— HOW TO COMPLETE THIS TASK —
Lines from the line with "Using the prompt-jump" to the line with "Find the equilibrium" in the entries below, and only those, must be output exactly, with both ends included.
EXCERPTED DATA section start
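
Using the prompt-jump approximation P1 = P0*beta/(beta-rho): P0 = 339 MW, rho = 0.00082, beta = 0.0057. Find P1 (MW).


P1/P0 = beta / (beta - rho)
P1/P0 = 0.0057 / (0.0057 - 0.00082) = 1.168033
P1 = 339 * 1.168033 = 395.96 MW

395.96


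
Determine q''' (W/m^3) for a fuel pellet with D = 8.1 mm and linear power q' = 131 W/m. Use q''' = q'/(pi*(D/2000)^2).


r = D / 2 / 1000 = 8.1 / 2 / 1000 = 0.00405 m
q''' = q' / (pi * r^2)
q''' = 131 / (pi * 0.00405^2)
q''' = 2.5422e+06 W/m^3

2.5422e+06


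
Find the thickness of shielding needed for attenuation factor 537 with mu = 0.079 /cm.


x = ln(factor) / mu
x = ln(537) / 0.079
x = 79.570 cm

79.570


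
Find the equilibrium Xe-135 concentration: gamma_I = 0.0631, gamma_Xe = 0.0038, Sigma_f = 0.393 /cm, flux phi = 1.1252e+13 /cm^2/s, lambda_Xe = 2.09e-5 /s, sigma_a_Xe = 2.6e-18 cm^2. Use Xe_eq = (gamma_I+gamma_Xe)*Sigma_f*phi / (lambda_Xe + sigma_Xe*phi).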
EXCERPTED DATA section end
EXCERPTED DATA section start
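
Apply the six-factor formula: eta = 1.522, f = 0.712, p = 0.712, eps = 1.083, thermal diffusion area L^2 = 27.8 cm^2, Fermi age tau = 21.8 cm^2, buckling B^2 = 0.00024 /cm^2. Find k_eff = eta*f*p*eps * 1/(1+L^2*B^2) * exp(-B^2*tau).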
EXCERPTED DATA section end
— EXERCISE OUTPUT —
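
Using the prompt-jump approximation P1 = P0*beta/(beta-rho): P0 = 339 MW, rho = 0.00082, beta = 0.0057. Find P1 (MW).


P1/P0 = beta / (beta - rho)
P1/P0 = 0.0057 / (0.0057 - 0.00082) = 1.168033
P1 = 339 * 1.168033 = 395.96 MW

395.96


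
Determine q''' (W/m^3) for a fuel pellet with D = 8.1 mm and linear power q' = 131 W/m. Use q''' = q'/(pi*(D/2000)^2).


r = D / 2 / 1000 = 8.1 / 2 / 1000 = 0.00405 m
q''' = q' / (pi * r^2)
q''' = 131 / (pi * 0.00405^2)
q''' = 2.5422e+06 W/m^3

2.5422e+06


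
Find the thickness of shielding needed for attenuation factor 537 with mu = 0.079 /cm.


x = ln(factor) / mu
x = ln(537) / 0.079
x = 79.570 cm

79.570


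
Find the equilibrium Xe-135 concentration: gamma_I = 0.0631, gamma_Xe = 0.0038, Sigma_f = 0.393 /cm, flux phi = 1.1252e+13 /cm^2/s, lambda_Xe = 2.09e-5 /s, sigma_a_Xe = 2.6e-18 cm^2. Use Xe_eq = (gamma_I+gamma_Xe)*Sigma_f*phi / (lambda_Xe + sigma_Xe*phi).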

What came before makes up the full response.